What to produce:
This exercise calls for every record to be set down exactly.

(Collected data entries)
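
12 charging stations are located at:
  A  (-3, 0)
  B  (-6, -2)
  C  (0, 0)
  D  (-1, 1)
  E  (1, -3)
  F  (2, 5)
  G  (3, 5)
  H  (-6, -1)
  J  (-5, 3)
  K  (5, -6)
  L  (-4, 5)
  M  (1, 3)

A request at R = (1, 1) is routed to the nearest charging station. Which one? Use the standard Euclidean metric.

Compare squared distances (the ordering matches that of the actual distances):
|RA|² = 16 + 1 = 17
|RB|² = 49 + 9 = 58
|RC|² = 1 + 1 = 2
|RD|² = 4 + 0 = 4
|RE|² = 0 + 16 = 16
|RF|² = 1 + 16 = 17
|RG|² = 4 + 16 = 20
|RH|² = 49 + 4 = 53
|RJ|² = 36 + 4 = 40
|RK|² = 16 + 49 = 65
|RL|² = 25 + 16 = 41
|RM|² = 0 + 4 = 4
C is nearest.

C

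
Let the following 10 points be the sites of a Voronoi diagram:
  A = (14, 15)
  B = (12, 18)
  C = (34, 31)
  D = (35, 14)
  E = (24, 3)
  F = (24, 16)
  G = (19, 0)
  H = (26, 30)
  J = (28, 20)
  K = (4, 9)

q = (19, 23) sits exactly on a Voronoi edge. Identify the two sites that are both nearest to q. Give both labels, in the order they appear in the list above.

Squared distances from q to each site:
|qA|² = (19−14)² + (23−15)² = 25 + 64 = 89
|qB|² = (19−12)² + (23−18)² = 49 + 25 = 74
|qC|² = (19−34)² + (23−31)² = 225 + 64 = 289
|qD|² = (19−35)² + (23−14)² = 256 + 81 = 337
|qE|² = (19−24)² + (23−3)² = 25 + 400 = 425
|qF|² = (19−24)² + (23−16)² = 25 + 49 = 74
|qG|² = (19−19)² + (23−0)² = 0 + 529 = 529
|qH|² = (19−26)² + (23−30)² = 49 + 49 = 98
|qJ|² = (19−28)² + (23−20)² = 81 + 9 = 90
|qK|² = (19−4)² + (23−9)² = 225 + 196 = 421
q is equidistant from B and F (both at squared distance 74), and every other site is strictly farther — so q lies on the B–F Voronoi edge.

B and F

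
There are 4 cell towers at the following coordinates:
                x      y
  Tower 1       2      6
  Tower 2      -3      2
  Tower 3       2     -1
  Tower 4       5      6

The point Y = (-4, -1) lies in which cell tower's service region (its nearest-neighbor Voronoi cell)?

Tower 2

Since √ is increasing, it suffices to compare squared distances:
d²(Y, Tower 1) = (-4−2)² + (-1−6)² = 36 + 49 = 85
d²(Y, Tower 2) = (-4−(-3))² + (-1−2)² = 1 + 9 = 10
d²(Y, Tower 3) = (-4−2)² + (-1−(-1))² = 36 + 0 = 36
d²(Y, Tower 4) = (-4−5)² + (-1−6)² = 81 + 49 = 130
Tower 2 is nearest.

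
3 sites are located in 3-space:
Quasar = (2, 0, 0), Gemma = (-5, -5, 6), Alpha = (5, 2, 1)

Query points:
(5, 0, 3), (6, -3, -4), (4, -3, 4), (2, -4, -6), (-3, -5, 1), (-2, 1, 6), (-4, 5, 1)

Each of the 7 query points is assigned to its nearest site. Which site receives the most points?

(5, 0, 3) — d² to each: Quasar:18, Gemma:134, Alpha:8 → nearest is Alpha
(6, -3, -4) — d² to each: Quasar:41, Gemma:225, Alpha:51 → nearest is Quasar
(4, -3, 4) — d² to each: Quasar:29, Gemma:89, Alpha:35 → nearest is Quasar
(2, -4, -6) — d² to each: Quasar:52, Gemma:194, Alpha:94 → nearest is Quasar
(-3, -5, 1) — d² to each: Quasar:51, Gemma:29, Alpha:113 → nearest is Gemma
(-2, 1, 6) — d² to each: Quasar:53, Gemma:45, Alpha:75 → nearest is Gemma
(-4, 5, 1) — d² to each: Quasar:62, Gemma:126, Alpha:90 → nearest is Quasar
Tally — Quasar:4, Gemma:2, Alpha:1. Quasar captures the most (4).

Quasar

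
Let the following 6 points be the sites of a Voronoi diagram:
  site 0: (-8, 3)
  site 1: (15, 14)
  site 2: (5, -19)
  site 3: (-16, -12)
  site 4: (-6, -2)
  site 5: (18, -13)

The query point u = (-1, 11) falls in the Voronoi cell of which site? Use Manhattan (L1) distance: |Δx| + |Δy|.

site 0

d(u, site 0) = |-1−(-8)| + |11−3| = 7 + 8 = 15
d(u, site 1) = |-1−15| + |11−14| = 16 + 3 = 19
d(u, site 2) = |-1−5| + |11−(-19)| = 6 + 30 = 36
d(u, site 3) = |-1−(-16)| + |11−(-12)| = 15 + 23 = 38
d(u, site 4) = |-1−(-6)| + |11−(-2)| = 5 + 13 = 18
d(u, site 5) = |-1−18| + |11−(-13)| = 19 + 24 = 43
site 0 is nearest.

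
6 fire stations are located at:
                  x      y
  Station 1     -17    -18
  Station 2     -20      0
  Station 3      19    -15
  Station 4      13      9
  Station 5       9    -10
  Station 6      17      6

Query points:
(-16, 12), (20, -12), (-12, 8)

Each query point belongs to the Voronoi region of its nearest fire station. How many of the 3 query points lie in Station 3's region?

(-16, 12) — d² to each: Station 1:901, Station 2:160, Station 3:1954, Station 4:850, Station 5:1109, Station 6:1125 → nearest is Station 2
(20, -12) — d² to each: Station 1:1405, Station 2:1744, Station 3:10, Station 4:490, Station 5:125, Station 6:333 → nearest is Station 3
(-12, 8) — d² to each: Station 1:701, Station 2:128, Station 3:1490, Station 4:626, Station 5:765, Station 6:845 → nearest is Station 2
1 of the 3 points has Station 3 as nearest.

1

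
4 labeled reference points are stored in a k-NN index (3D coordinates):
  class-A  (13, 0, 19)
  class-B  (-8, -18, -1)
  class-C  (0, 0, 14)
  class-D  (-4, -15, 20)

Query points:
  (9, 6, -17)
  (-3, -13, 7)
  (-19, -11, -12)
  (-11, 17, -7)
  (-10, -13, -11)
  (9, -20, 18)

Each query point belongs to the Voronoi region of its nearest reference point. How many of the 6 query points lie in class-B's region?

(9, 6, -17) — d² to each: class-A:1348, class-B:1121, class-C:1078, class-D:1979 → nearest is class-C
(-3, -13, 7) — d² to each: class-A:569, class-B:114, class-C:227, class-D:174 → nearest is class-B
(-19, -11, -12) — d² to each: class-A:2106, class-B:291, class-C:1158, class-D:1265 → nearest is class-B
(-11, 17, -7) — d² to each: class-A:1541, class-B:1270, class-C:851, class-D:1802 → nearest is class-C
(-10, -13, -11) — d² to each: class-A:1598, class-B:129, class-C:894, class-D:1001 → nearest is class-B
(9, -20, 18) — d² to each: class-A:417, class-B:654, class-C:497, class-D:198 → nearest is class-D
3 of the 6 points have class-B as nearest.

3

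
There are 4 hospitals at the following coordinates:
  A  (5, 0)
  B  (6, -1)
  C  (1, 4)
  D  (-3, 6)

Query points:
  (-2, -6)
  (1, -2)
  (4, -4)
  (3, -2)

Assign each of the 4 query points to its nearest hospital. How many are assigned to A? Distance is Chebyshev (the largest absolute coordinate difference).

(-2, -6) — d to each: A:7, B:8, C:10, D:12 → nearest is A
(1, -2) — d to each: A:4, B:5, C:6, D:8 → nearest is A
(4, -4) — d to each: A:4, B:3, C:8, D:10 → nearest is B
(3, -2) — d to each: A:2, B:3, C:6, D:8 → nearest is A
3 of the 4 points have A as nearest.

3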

Task response:
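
12 charging stations are located at:
  A  (-3, 0)
  B  (-6, -2)
  C  (0, 0)
  D  (-1, 1)
  E  (1, -3)
  F  (2, 5)
  G  (3, 5)
  H  (-6, -1)
  J  (-5, 3)
  K  (5, -6)
  L  (-4, 5)
  M  (1, 3)

A request at R = (1, 1) is routed to the nearest charging station. Which one? Use the standard Euclidean metric.

Compare squared distances (the ordering matches that of the actual distances):
|RA|² = 16 + 1 = 17
|RB|² = 49 + 9 = 58
|RC|² = 1 + 1 = 2
|RD|² = 4 + 0 = 4
|RE|² = 0 + 16 = 16
|RF|² = 1 + 16 = 17
|RG|² = 4 + 16 = 20
|RH|² = 49 + 4 = 53
|RJ|² = 36 + 4 = 40
|RK|² = 16 + 49 = 65
|RL|² = 25 + 16 = 41
|RM|² = 0 + 4 = 4
C is nearest.

C

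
Let the following 10 points be the sites of a Voronoi diagram:
  A = (14, 15)
  B = (12, 18)
  C = (34, 31)
  D = (35, 14)
  E = (24, 3)
  F = (24, 16)
  G = (19, 0)
  H = (26, 30)
  J = (28, 20)
  K = (4, 9)

q = (19, 23) sits exactly on a Voronoi edge. Identify the two sites that are both nearest to q. Give both labels, in the order they appear in the list above.

Squared distances from q to each site:
|qA|² = (19−14)² + (23−15)² = 25 + 64 = 89
|qB|² = (19−12)² + (23−18)² = 49 + 25 = 74
|qC|² = (19−34)² + (23−31)² = 225 + 64 = 289
|qD|² = (19−35)² + (23−14)² = 256 + 81 = 337
|qE|² = (19−24)² + (23−3)² = 25 + 400 = 425
|qF|² = (19−24)² + (23−16)² = 25 + 49 = 74
|qG|² = (19−19)² + (23−0)² = 0 + 529 = 529
|qH|² = (19−26)² + (23−30)² = 49 + 49 = 98
|qJ|² = (19−28)² + (23−20)² = 81 + 9 = 90
|qK|² = (19−4)² + (23−9)² = 225 + 196 = 421
q is equidistant from B and F (both at squared distance 74), and every other site is strictly farther — so q lies on the B–F Voronoi edge.

B and F

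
There are 4 cell towers at the following coordinates:
                x      y
  Tower 1       2      6
  Tower 2      -3      2
  Tower 3       2     -1
  Tower 4       5      6

The point Y = (-4, -1) lies in which cell tower's service region (its nearest-neighbor Voronoi cell)?

Tower 2

Since √ is increasing, it suffices to compare squared distances:
d²(Y, Tower 1) = (-4−2)² + (-1−6)² = 36 + 49 = 85
d²(Y, Tower 2) = (-4−(-3))² + (-1−2)² = 1 + 9 = 10
d²(Y, Tower 3) = (-4−2)² + (-1−(-1))² = 36 + 0 = 36
d²(Y, Tower 4) = (-4−5)² + (-1−6)² = 81 + 49 = 130
Tower 2 is nearest.

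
3 sites are located in 3-space:
Quasar = (2, 0, 0), Gemma = (-5, -5, 6), Alpha = (5, 2, 1)

Query points:
(5, 0, 3), (6, -3, -4), (4, -3, 4), (2, -4, -6), (-3, -5, 1), (-2, 1, 6), (-4, 5, 1)

Each of the 7 query points is assigned to its nearest site. Which site receives the most points?

(5, 0, 3) — d² to each: Quasar:18, Gemma:134, Alpha:8 → nearest is Alpha
(6, -3, -4) — d² to each: Quasar:41, Gemma:225, Alpha:51 → nearest is Quasar
(4, -3, 4) — d² to each: Quasar:29, Gemma:89, Alpha:35 → nearest is Quasar
(2, -4, -6) — d² to each: Quasar:52, Gemma:194, Alpha:94 → nearest is Quasar
(-3, -5, 1) — d² to each: Quasar:51, Gemma:29, Alpha:113 → nearest is Gemma
(-2, 1, 6) — d² to each: Quasar:53, Gemma:45, Alpha:75 → nearest is Gemma
(-4, 5, 1) — d² to each: Quasar:62, Gemma:126, Alpha:90 → nearest is Quasar
Tally — Quasar:4, Gemma:2, Alpha:1. Quasar captures the most (4).

Quasar

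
Let the following 6 points be the sites of a Voronoi diagram:
  site 0: (-8, 3)
  site 1: (15, 14)
  site 2: (5, -19)
  site 3: (-16, -12)
  site 4: (-6, -2)
  site 5: (18, -13)

The query point u = (-1, 11) falls in the Voronoi cell of which site? Use Manhattan (L1) distance: |Δx| + |Δy|.

site 0

d(u, site 0) = |-1−(-8)| + |11−3| = 7 + 8 = 15
d(u, site 1) = |-1−15| + |11−14| = 16 + 3 = 19
d(u, site 2) = |-1−5| + |11−(-19)| = 6 + 30 = 36
d(u, site 3) = |-1−(-16)| + |11−(-12)| = 15 + 23 = 38
d(u, site 4) = |-1−(-6)| + |11−(-2)| = 5 + 13 = 18
d(u, site 5) = |-1−18| + |11−(-13)| = 19 + 24 = 43
site 0 is nearest.

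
6 fire stations are located at:
                  x      y
  Station 1     -17    -18
  Station 2     -20      0
  Station 3      19    -15
  Station 4      13      9
  Station 5       9    -10
  Station 6      17      6

Query points:
(-16, 12), (20, -12), (-12, 8)

Each query point belongs to the Voronoi region of its nearest fire station. How many of the 3 query points lie in Station 3's region?

(-16, 12) — d² to each: Station 1:901, Station 2:160, Station 3:1954, Station 4:850, Station 5:1109, Station 6:1125 → nearest is Station 2
(20, -12) — d² to each: Station 1:1405, Station 2:1744, Station 3:10, Station 4:490, Station 5:125, Station 6:333 → nearest is Station 3
(-12, 8) — d² to each: Station 1:701, Station 2:128, Station 3:1490, Station 4:626, Station 5:765, Station 6:845 → nearest is Station 2
1 of the 3 points has Station 3 as nearest.

1

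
4 labeled reference points are stored in a k-NN index (3D coordinates):
  class-A  (13, 0, 19)
  class-B  (-8, -18, -1)
  class-C  (0, 0, 14)
  class-D  (-4, -15, 20)

Query points:
  (9, 6, -17)
  (-3, -13, 7)
  (-19, -11, -12)
  (-11, 17, -7)
  (-10, -13, -11)
  (9, -20, 18)

Each query point belongs to the Voronoi region of its nearest reference point. How many of the 6 query points lie in class-B's region?

(9, 6, -17) — d² to each: class-A:1348, class-B:1121, class-C:1078, class-D:1979 → nearest is class-C
(-3, -13, 7) — d² to each: class-A:569, class-B:114, class-C:227, class-D:174 → nearest is class-B
(-19, -11, -12) — d² to each: class-A:2106, class-B:291, class-C:1158, class-D:1265 → nearest is class-B
(-11, 17, -7) — d² to each: class-A:1541, class-B:1270, class-C:851, class-D:1802 → nearest is class-C
(-10, -13, -11) — d² to each: class-A:1598, class-B:129, class-C:894, class-D:1001 → nearest is class-B
(9, -20, 18) — d² to each: class-A:417, class-B:654, class-C:497, class-D:198 → nearest is class-D
3 of the 6 points have class-B as nearest.

3

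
There are 4 hospitals at the following coordinates:
  A  (5, 0)
  B  (6, -1)
  C  (1, 4)
  D  (-3, 6)

Query points:
  (-2, -6)
  (1, -2)
  (4, -4)
  (3, -2)

Assign each of the 4 query points to its nearest hospital. How many are assigned to A? Distance is Chebyshev (the largest absolute coordinate difference).

(-2, -6) — d to each: A:7, B:8, C:10, D:12 → nearest is A
(1, -2) — d to each: A:4, B:5, C:6, D:8 → nearest is A
(4, -4) — d to each: A:4, B:3, C:8, D:10 → nearest is B
(3, -2) — d to each: A:2, B:3, C:6, D:8 → nearest is A
3 of the 4 points have A as nearest.

3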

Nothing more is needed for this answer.